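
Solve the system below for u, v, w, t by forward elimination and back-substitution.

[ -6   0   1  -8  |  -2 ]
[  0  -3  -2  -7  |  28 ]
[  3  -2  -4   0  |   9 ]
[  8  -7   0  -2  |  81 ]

Forward elimination on [A|b]:
R3 <- R3 - (-1/2)*R1:  [    0    -2  -7/2    -4     8 ]
R4 <- R4 - (-4/3)*R1:  [     0     -7    4/3  -38/3  235/3 ]
R3 <- R3 - (2/3)*R2:  [     0      0  -13/6    2/3  -32/3 ]
R4 <- R4 - (7/3)*R2:  [    0     0     6  11/3    13 ]
R4 <- R4 - (-36/13)*R3:  [       0        0        0   215/39  -215/13 ]
Row echelon form:
[ -6   0      1      -8  |       -2 ]
[  0  -3     -2      -7  |       28 ]
[  0   0  -13/6     2/3  |    -32/3 ]
[  0   0      0  215/39  |  -215/13 ]
Back-substitution:
t = (-215/13) / (215/39) = -3
w = (-32/3 - (2/3)*(-3)) / (-13/6) = 4
v = (28 - (-2)*(4) - (-7)*(-3)) / -3 = -5
u = (-2 - (1)*(4) - (-8)*(-3)) / -6 = 5

(5, -5, 4, -3)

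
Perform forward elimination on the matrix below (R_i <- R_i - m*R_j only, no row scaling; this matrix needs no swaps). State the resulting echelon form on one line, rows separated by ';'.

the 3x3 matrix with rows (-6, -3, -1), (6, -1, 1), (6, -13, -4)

REF = [-6 -3 -1; 0 -4 0; 0 0 -5]

Forward elimination:
R2 <- R2 - (-1)*R1:  [  0  -4   0 ]
R3 <- R3 - (-1)*R1:  [   0  -16   -5 ]
R3 <- R3 - (4)*R2:  [  0   0  -5 ]
Row echelon form:
[ -6  -3  -1 ]
[  0  -4   0 ]
[  0   0  -5 ]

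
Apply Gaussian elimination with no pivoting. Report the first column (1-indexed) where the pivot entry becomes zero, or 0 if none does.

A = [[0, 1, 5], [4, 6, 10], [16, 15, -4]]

Naive forward elimination:
Pivot entry (1,1) is zero but row 2 has 4 in column 1 -> naive elimination stops; a row interchange (e.g. R1 <-> R2) would be required here.

first zero-pivot column = 1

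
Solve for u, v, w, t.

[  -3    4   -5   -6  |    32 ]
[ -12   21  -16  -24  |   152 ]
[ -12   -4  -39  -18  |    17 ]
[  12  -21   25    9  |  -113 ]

Forward elimination on [A|b]:
R2 <- R2 - (4)*R1:  [  0   5   4   0  24 ]
R3 <- R3 - (4)*R1:  [    0   -20   -19     6  -111 ]
R4 <- R4 - (-4)*R1:  [   0   -5    5  -15   15 ]
R3 <- R3 - (-4)*R2:  [   0    0   -3    6  -15 ]
R4 <- R4 - (-1)*R2:  [   0    0    9  -15   39 ]
R4 <- R4 - (-3)*R3:  [  0   0   0   3  -6 ]
Row echelon form:
[ -3  4  -5  -6  |   32 ]
[  0  5   4   0  |   24 ]
[  0  0  -3   6  |  -15 ]
[  0  0   0   3  |   -6 ]
Back-substitution:
t = (-6) / 3 = -2
w = (-15 - (6)*(-2)) / -3 = 1
v = (24 - (4)*(1)) / 5 = 4
u = (32 - (4)*(4) - (-5)*(1) - (-6)*(-2)) / -3 = -3

(-3, 4, 1, -2)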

——————————

**YOUR OBJECTIVE:**
Exactly as it stands, output the whole listing.

**COMPLETED EXERCISE:**
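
Solve the system below for u, v, w, t by forward elimination and back-substitution.

[ -6   0   1  -8  |  -2 ]
[  0  -3  -2  -7  |  28 ]
[  3  -2  -4   0  |   9 ]
[  8  -7   0  -2  |  81 ]

Forward elimination on [A|b]:
R3 <- R3 - (-1/2)*R1:  [    0    -2  -7/2    -4     8 ]
R4 <- R4 - (-4/3)*R1:  [     0     -7    4/3  -38/3  235/3 ]
R3 <- R3 - (2/3)*R2:  [     0      0  -13/6    2/3  -32/3 ]
R4 <- R4 - (7/3)*R2:  [    0     0     6  11/3    13 ]
R4 <- R4 - (-36/13)*R3:  [       0        0        0   215/39  -215/13 ]
Row echelon form:
[ -6   0      1      -8  |       -2 ]
[  0  -3     -2      -7  |       28 ]
[  0   0  -13/6     2/3  |    -32/3 ]
[  0   0      0  215/39  |  -215/13 ]
Back-substitution:
t = (-215/13) / (215/39) = -3
w = (-32/3 - (2/3)*(-3)) / (-13/6) = 4
v = (28 - (-2)*(4) - (-7)*(-3)) / -3 = -5
u = (-2 - (1)*(4) - (-8)*(-3)) / -6 = 5

(5, -5, 4, -3)

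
Perform forward elimination on the matrix below (R_i <- R_i - m*R_j only, no row scaling; this matrix needs no swaps). State the resulting echelon form on one line, rows separated by ';'.

the 3x3 matrix with rows (-6, -3, -1), (6, -1, 1), (6, -13, -4)

REF = [-6 -3 -1; 0 -4 0; 0 0 -5]

Forward elimination:
R2 <- R2 - (-1)*R1:  [  0  -4   0 ]
R3 <- R3 - (-1)*R1:  [   0  -16   -5 ]
R3 <- R3 - (4)*R2:  [  0   0  -5 ]
Row echelon form:
[ -6  -3  -1 ]
[  0  -4   0 ]
[  0   0  -5 ]

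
Apply Gaussian elimination with no pivoting. Report the first column (1-indexed) where the pivot entry becomes zero, or 0 if none does.

A = [[0, 1, 5], [4, 6, 10], [16, 15, -4]]

Naive forward elimination:
Pivot entry (1,1) is zero but row 2 has 4 in column 1 -> naive elimination stops; a row interchange (e.g. R1 <-> R2) would be required here.

first zero-pivot column = 1

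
Solve for u, v, w, t.

[  -3    4   -5   -6  |    32 ]
[ -12   21  -16  -24  |   152 ]
[ -12   -4  -39  -18  |    17 ]
[  12  -21   25    9  |  -113 ]

Forward elimination on [A|b]:
R2 <- R2 - (4)*R1:  [  0   5   4   0  24 ]
R3 <- R3 - (4)*R1:  [    0   -20   -19     6  -111 ]
R4 <- R4 - (-4)*R1:  [   0   -5    5  -15   15 ]
R3 <- R3 - (-4)*R2:  [   0    0   -3    6  -15 ]
R4 <- R4 - (-1)*R2:  [   0    0    9  -15   39 ]
R4 <- R4 - (-3)*R3:  [  0   0   0   3  -6 ]
Row echelon form:
[ -3  4  -5  -6  |   32 ]
[  0  5   4   0  |   24 ]
[  0  0  -3   6  |  -15 ]
[  0  0   0   3  |   -6 ]
Back-substitution:
t = (-6) / 3 = -2
w = (-15 - (6)*(-2)) / -3 = 1
v = (24 - (4)*(1)) / 5 = 4
u = (32 - (4)*(4) - (-5)*(1) - (-6)*(-2)) / -3 = -3

(-3, 4, 1, -2)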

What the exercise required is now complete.